**WHAT THIS TASK INVOLVES**. Print the data exactly as it is given, please.

DATA UNDER STUDY START

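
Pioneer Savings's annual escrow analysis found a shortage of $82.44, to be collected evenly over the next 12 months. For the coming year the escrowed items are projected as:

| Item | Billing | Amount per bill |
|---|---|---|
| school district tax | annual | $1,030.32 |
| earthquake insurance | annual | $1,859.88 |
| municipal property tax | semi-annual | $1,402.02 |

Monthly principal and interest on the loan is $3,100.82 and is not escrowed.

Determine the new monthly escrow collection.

$481.39

School district tax — $1,030.32
Earthquake insurance — $1,859.88
Municipal property tax — $1,402.02 × 2 = $2,804.04
Total per year = $1,030.32 + $1,859.88 + $2,804.04 = $5,694.24
Monthly = $5,694.24 ÷ 12 = $474.52
Shortage per month = $82.44 ÷ 12 = $6.87
New monthly escrow = $474.52 + $6.87 = $481.39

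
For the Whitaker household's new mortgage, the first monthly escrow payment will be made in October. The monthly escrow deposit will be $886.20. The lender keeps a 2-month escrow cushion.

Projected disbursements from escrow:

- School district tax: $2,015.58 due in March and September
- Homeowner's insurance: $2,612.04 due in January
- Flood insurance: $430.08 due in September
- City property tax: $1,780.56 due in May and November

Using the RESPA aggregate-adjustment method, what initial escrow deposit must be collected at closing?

Cushion = 2 × $886.20 = $1,772.40
Trial balance (start $0, +$886.20 each month, − disbursements):
  Oct: +$886.20 → $886.20
  Nov: +$886.20 − $1,780.56 → -$8.16
  Dec: +$886.20 → $878.04
  Jan: +$886.20 − $2,612.04 → -$847.80
  Feb: +$886.20 → $38.40
  Mar: +$886.20 − $2,015.58 → -$1,090.98
  Apr: +$886.20 → -$204.78
  May: +$886.20 − $1,780.56 → -$1,099.14
  Jun: +$886.20 → -$212.94
  Jul: +$886.20 → $673.26
  Aug: +$886.20 → $1,559.46
  Sep: +$886.20 − $2,445.66 → $0.00
Lowest trial balance = -$1,099.14 (May)
Initial deposit = cushion − low point = $1,772.40 − (-$1,099.14) = $2,871.54

$2,871.54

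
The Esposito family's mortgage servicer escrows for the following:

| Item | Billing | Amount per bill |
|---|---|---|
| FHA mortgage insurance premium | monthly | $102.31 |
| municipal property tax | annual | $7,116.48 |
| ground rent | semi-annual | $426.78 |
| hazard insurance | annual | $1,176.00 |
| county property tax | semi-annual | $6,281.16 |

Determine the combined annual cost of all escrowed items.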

DATA UNDER STUDY END

**RESPONSE AREA**.
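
Pioneer Savings's annual escrow analysis found a shortage of $82.44, to be collected evenly over the next 12 months. For the coming year the escrowed items are projected as:

| Item | Billing | Amount per bill |
|---|---|---|
| school district tax | annual | $1,030.32 |
| earthquake insurance | annual | $1,859.88 |
| municipal property tax | semi-annual | $1,402.02 |

Monthly principal and interest on the loan is $3,100.82 and is not escrowed.

Determine the new monthly escrow collection.

$481.39

School district tax — $1,030.32
Earthquake insurance — $1,859.88
Municipal property tax — $1,402.02 × 2 = $2,804.04
Total per year = $1,030.32 + $1,859.88 + $2,804.04 = $5,694.24
Monthly = $5,694.24 ÷ 12 = $474.52
Shortage per month = $82.44 ÷ 12 = $6.87
New monthly escrow = $474.52 + $6.87 = $481.39

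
For the Whitaker household's new mortgage, the first monthly escrow payment will be made in October. The monthly escrow deposit will be $886.20. The lender keeps a 2-month escrow cushion.

Projected disbursements from escrow:

- School district tax: $2,015.58 due in March and September
- Homeowner's insurance: $2,612.04 due in January
- Flood insurance: $430.08 due in September
- City property tax: $1,780.56 due in May and November

Using the RESPA aggregate-adjustment method, what initial escrow deposit must be collected at closing?

Cushion = 2 × $886.20 = $1,772.40
Trial balance (start $0, +$886.20 each month, − disbursements):
  Oct: +$886.20 → $886.20
  Nov: +$886.20 − $1,780.56 → -$8.16
  Dec: +$886.20 → $878.04
  Jan: +$886.20 − $2,612.04 → -$847.80
  Feb: +$886.20 → $38.40
  Mar: +$886.20 − $2,015.58 → -$1,090.98
  Apr: +$886.20 → -$204.78
  May: +$886.20 − $1,780.56 → -$1,099.14
  Jun: +$886.20 → -$212.94
  Jul: +$886.20 → $673.26
  Aug: +$886.20 → $1,559.46
  Sep: +$886.20 − $2,445.66 → $0.00
Lowest trial balance = -$1,099.14 (May)
Initial deposit = cushion − low point = $1,772.40 − (-$1,099.14) = $2,871.54

$2,871.54

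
The Esposito family's mortgage servicer escrows for the following:

| Item | Billing | Amount per bill |
|---|---|---|
| FHA mortgage insurance premium | monthly | $102.31 |
| municipal property tax | annual | $7,116.48 |
| ground rent | semi-annual | $426.78 |
| hazard insurance | annual | $1,176.00 |
| county property tax | semi-annual | $6,281.16 |

Determine the combined annual cost of all escrowed items.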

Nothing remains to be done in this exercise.